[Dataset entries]
···

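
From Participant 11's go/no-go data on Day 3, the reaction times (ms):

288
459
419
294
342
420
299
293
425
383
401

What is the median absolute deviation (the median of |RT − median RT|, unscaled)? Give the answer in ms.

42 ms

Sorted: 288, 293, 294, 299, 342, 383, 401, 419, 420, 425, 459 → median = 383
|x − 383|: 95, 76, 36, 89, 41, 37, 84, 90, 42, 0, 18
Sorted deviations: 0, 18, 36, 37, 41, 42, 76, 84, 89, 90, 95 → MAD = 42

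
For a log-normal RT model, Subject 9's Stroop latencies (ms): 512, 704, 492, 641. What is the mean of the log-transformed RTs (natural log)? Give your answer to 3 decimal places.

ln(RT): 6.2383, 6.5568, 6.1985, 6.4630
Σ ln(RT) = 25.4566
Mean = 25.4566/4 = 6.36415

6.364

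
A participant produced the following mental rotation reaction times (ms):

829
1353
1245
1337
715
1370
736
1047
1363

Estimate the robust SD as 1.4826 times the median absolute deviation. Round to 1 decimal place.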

···

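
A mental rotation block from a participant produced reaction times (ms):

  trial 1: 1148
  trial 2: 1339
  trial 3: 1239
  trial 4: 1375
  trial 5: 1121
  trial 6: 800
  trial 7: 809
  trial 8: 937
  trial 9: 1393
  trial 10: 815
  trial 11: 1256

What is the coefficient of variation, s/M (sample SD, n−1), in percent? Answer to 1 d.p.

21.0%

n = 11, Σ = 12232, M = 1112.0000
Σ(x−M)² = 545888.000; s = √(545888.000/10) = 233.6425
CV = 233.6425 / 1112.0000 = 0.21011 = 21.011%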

···

### Exercise directions:
Given the word "rotation", show every line of the records that contains it.

### Answer to this task:
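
A participant produced the following mental rotation reaction times (ms):
A mental rotation block from a participant produced reaction times (ms):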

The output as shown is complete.